** LISTED RECORDS follows **
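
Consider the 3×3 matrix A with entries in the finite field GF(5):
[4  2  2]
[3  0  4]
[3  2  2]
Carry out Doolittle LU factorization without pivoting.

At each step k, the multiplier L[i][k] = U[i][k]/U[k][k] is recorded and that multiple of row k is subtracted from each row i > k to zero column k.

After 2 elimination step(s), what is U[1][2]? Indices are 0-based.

k=0: U[0][0]=4
  eliminate (1,0): mult=2, new row 1: (0, 1, 0); set L[1][0]=2
  eliminate (2,0): mult=2, new row 2: (0, 3, 3); set L[2][0]=2
k=1: U[1][1]=1
  eliminate (2,1): mult=3, new row 2: (0, 0, 3); set L[2][1]=3

U[1][2] = 0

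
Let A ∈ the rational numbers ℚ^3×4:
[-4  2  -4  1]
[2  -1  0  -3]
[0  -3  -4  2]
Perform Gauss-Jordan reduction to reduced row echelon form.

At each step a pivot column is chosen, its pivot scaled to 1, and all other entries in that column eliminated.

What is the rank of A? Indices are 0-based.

pivot(0,0)=-4: scale R0 → (1, -1/2, 1, -1/4)
  clear (1,0): R1 −= (2)R0 → (0, 0, -2, -5/2)
pivot(1,1): swap R1↔R2
pivot(1,1)=-3: scale R1 → (0, 1, 4/3, -2/3)
  clear (0,1): R0 −= (-1/2)R1 → (1, 0, 5/3, -7/12)
pivot(2,2)=-2: scale R2 → (0, 0, 1, 5/4)
  clear (0,2): R0 −= (5/3)R2 → (1, 0, 0, -8/3)
  clear (1,2): R1 −= (4/3)R2 → (0, 1, 0, -7/3)

rank = 3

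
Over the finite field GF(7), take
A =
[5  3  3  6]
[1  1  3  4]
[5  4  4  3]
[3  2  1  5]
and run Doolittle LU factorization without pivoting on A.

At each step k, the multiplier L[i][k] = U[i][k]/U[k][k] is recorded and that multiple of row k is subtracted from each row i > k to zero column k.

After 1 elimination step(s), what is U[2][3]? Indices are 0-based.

Step 1: pivot at (0,0) is 5.
  row1 ← row1 − (3)·row0  ⇒  L[1][0]=3, U row1=(0, 6, 1, 0)
  row2 ← row2 − (1)·row0  ⇒  L[2][0]=1, U row2=(0, 1, 1, 4)
  row3 ← row3 − (2)·row0  ⇒  L[3][0]=2, U row3=(0, 3, 2, 0)

U[2][3] = 4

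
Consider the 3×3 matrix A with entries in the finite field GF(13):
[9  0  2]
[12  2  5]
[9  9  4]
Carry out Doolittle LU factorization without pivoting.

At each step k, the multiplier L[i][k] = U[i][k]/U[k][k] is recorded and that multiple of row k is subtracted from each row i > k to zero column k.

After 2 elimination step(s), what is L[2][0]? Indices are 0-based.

L[2][0] = 1

[col 0] pivot 9
  R1 -= 10*R0 → (0, 2, 11)  (L[1][0] := 10)
  R2 -= 1*R0 → (0, 9, 2)  (L[2][0] := 1)
[col 1] pivot 2
  R2 -= 11*R1 → (0, 0, 11)  (L[2][1] := 11)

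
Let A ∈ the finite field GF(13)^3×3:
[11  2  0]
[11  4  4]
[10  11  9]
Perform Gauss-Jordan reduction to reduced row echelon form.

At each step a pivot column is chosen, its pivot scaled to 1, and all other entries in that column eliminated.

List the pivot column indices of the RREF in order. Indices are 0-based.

pivot columns: 0, 1, 2

[1] R0 /= 11  ⇒  (1, 12, 0)
     R1 -= 11·R0  ⇒  (0, 2, 4)
     R2 -= 10·R0  ⇒  (0, 8, 9)
[2] R1 /= 2  ⇒  (0, 1, 2)
     R0 -= 12·R1  ⇒  (1, 0, 2)
     R2 -= 8·R1  ⇒  (0, 0, 6)
[3] R2 /= 6  ⇒  (0, 0, 1)
     R0 -= 2·R2  ⇒  (1, 0, 0)
     R1 -= 2·R2  ⇒  (0, 1, 0)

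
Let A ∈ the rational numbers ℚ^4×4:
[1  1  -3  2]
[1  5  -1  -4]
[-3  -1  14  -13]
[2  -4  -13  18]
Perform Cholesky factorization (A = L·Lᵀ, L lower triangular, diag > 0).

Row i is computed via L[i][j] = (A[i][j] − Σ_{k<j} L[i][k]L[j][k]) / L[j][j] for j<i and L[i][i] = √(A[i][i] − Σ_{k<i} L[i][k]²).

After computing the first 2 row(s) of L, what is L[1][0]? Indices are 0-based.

L[1][0] = 1

Step 1: L[0][0] = √(1) = 1.
  L[1][0] = (1) / L[0][0] = 1.
Step 2: L[1][1] = √(4) = 2.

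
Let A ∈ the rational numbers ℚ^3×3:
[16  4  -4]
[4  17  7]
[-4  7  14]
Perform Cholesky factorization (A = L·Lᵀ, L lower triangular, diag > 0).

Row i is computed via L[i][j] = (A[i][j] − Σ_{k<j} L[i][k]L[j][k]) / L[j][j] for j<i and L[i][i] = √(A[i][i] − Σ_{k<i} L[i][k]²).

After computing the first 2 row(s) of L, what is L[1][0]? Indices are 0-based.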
** End of LISTED RECORDS **
## WORK REQUEST
From the first line to the last, retype the data exactly.

## RESPONSE AREA
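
Consider the 3×3 matrix A with entries in the finite field GF(5):
[4  2  2]
[3  0  4]
[3  2  2]
Carry out Doolittle LU factorization without pivoting.

At each step k, the multiplier L[i][k] = U[i][k]/U[k][k] is recorded and that multiple of row k is subtracted from each row i > k to zero column k.

After 2 elimination step(s), what is U[1][2]? Indices are 0-based.

k=0: U[0][0]=4
  eliminate (1,0): mult=2, new row 1: (0, 1, 0); set L[1][0]=2
  eliminate (2,0): mult=2, new row 2: (0, 3, 3); set L[2][0]=2
k=1: U[1][1]=1
  eliminate (2,1): mult=3, new row 2: (0, 0, 3); set L[2][1]=3

U[1][2] = 0

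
Let A ∈ the rational numbers ℚ^3×4:
[-4  2  -4  1]
[2  -1  0  -3]
[0  -3  -4  2]
Perform Gauss-Jordan reduction to reduced row echelon form.

At each step a pivot column is chosen, its pivot scaled to 1, and all other entries in that column eliminated.

What is the rank of A? Indices are 0-based.

pivot(0,0)=-4: scale R0 → (1, -1/2, 1, -1/4)
  clear (1,0): R1 −= (2)R0 → (0, 0, -2, -5/2)
pivot(1,1): swap R1↔R2
pivot(1,1)=-3: scale R1 → (0, 1, 4/3, -2/3)
  clear (0,1): R0 −= (-1/2)R1 → (1, 0, 5/3, -7/12)
pivot(2,2)=-2: scale R2 → (0, 0, 1, 5/4)
  clear (0,2): R0 −= (5/3)R2 → (1, 0, 0, -8/3)
  clear (1,2): R1 −= (4/3)R2 → (0, 1, 0, -7/3)

rank = 3

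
Over the finite field GF(7), take
A =
[5  3  3  6]
[1  1  3  4]
[5  4  4  3]
[3  2  1  5]
and run Doolittle LU factorization without pivoting on A.

At each step k, the multiplier L[i][k] = U[i][k]/U[k][k] is recorded and that multiple of row k is subtracted from each row i > k to zero column k.

After 1 elimination step(s), what is U[2][3]? Indices are 0-based.

Step 1: pivot at (0,0) is 5.
  row1 ← row1 − (3)·row0  ⇒  L[1][0]=3, U row1=(0, 6, 1, 0)
  row2 ← row2 − (1)·row0  ⇒  L[2][0]=1, U row2=(0, 1, 1, 4)
  row3 ← row3 − (2)·row0  ⇒  L[3][0]=2, U row3=(0, 3, 2, 0)

U[2][3] = 4

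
Consider the 3×3 matrix A with entries in the finite field GF(13):
[9  0  2]
[12  2  5]
[9  9  4]
Carry out Doolittle LU factorization without pivoting.

At each step k, the multiplier L[i][k] = U[i][k]/U[k][k] is recorded and that multiple of row k is subtracted from each row i > k to zero column k.

After 2 elimination step(s), what is L[2][0]? Indices are 0-based.

L[2][0] = 1

[col 0] pivot 9
  R1 -= 10*R0 → (0, 2, 11)  (L[1][0] := 10)
  R2 -= 1*R0 → (0, 9, 2)  (L[2][0] := 1)
[col 1] pivot 2
  R2 -= 11*R1 → (0, 0, 11)  (L[2][1] := 11)

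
Let A ∈ the finite field GF(13)^3×3:
[11  2  0]
[11  4  4]
[10  11  9]
Perform Gauss-Jordan reduction to reduced row echelon form.

At each step a pivot column is chosen, its pivot scaled to 1, and all other entries in that column eliminated.

List the pivot column indices of the RREF in order. Indices are 0-based.

pivot columns: 0, 1, 2

[1] R0 /= 11  ⇒  (1, 12, 0)
     R1 -= 11·R0  ⇒  (0, 2, 4)
     R2 -= 10·R0  ⇒  (0, 8, 9)
[2] R1 /= 2  ⇒  (0, 1, 2)
     R0 -= 12·R1  ⇒  (1, 0, 2)
     R2 -= 8·R1  ⇒  (0, 0, 6)
[3] R2 /= 6  ⇒  (0, 0, 1)
     R0 -= 2·R2  ⇒  (1, 0, 0)
     R1 -= 2·R2  ⇒  (0, 1, 0)

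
Let A ∈ the rational numbers ℚ^4×4:
[1  1  -3  2]
[1  5  -1  -4]
[-3  -1  14  -13]
[2  -4  -13  18]
Perform Cholesky factorization (A = L·Lᵀ, L lower triangular, diag > 0).

Row i is computed via L[i][j] = (A[i][j] − Σ_{k<j} L[i][k]L[j][k]) / L[j][j] for j<i and L[i][i] = √(A[i][i] − Σ_{k<i} L[i][k]²).

After computing the first 2 row(s) of L, what is L[1][0]? Indices are 0-based.

L[1][0] = 1

Step 1: L[0][0] = √(1) = 1.
  L[1][0] = (1) / L[0][0] = 1.
Step 2: L[1][1] = √(4) = 2.

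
Let A ∈ the rational numbers ℚ^3×3:
[16  4  -4]
[4  17  7]
[-4  7  14]
Perform Cholesky factorization (A = L·Lᵀ, L lower triangular, diag > 0).

Row i is computed via L[i][j] = (A[i][j] − Σ_{k<j} L[i][k]L[j][k]) / L[j][j] for j<i and L[i][i] = √(A[i][i] − Σ_{k<i} L[i][k]²).

After computing the first 2 row(s) of L, what is L[1][0]? Indices are 0-based.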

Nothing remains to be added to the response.